▶ [Exercise description]: The data must be returned in full, with no character altered.

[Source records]
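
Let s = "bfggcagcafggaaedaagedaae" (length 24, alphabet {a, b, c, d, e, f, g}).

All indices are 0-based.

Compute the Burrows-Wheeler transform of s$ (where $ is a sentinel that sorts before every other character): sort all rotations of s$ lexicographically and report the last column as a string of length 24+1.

edgdaacca$ggeeagaabgagaff

rank  rotation                   last
    0  $bfggcagcafggaaedaagedaae  e
    1  aae$bfggcagcafggaaedaaged  d
    2  aaedaagedaae$bfggcagcafgg  g
    3  aagedaae$bfggcagcafggaaed  d
    4  ae$bfggcagcafggaaedaageda  a
    5  aedaagedaae$bfggcagcafgga  a
    6  afggaaedaagedaae$bfggcagc  c
    7  agcafggaaedaagedaae$bfggc  c
    8  agedaae$bfggcagcafggaaeda  a
    9  bfggcagcafggaaedaagedaae$  $
   10  cafggaaedaagedaae$bfggcag  g
   11  cagcafggaaedaagedaae$bfgg  g
   12  daae$bfggcagcafggaaedaage  e
   13  daagedaae$bfggcagcafggaae  e
   14  e$bfggcagcafggaaedaagedaa  a
   15  edaae$bfggcagcafggaaedaag  g
   16  edaagedaae$bfggcagcafggaa  a
   17  fggaaedaagedaae$bfggcagca  a
   18  fggcagcafggaaedaagedaae$b  b
   19  gaaedaagedaae$bfggcagcafg  g
   20  gcafggaaedaagedaae$bfggca  a
   21  gcagcafggaaedaagedaae$bfg  g
   22  gedaae$bfggcagcafggaaedaa  a
   23  ggaaedaagedaae$bfggcagcaf  f
   24  ggcagcafggaaedaagedaae$bf  f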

▶ [Response for this exercise]:
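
Let s = "bfggcagcafggaaedaagedaae" (length 24, alphabet {a, b, c, d, e, f, g}).

All indices are 0-based.

Compute the Burrows-Wheeler transform of s$ (where $ is a sentinel that sorts before every other character): sort all rotations of s$ lexicographically and report the last column as a string of length 24+1.

edgdaacca$ggeeagaabgagaff

rank  rotation                   last
    0  $bfggcagcafggaaedaagedaae  e
    1  aae$bfggcagcafggaaedaaged  d
    2  aaedaagedaae$bfggcagcafgg  g
    3  aagedaae$bfggcagcafggaaed  d
    4  ae$bfggcagcafggaaedaageda  a
    5  aedaagedaae$bfggcagcafgga  a
    6  afggaaedaagedaae$bfggcagc  c
    7  agcafggaaedaagedaae$bfggc  c
    8  agedaae$bfggcagcafggaaeda  a
    9  bfggcagcafggaaedaagedaae$  $
   10  cafggaaedaagedaae$bfggcag  g
   11  cagcafggaaedaagedaae$bfgg  g
   12  daae$bfggcagcafggaaedaage  e
   13  daagedaae$bfggcagcafggaae  e
   14  e$bfggcagcafggaaedaagedaa  a
   15  edaae$bfggcagcafggaaedaag  g
   16  edaagedaae$bfggcagcafggaa  a
   17  fggaaedaagedaae$bfggcagca  a
   18  fggcagcafggaaedaagedaae$b  b
   19  gaaedaagedaae$bfggcagcafg  g
   20  gcafggaaedaagedaae$bfggca  a
   21  gcagcafggaaedaagedaae$bfg  g
   22  gedaae$bfggcagcafggaaedaa  a
   23  ggaaedaagedaae$bfggcagcaf  f
   24  ggcagcafggaaedaagedaae$bf  f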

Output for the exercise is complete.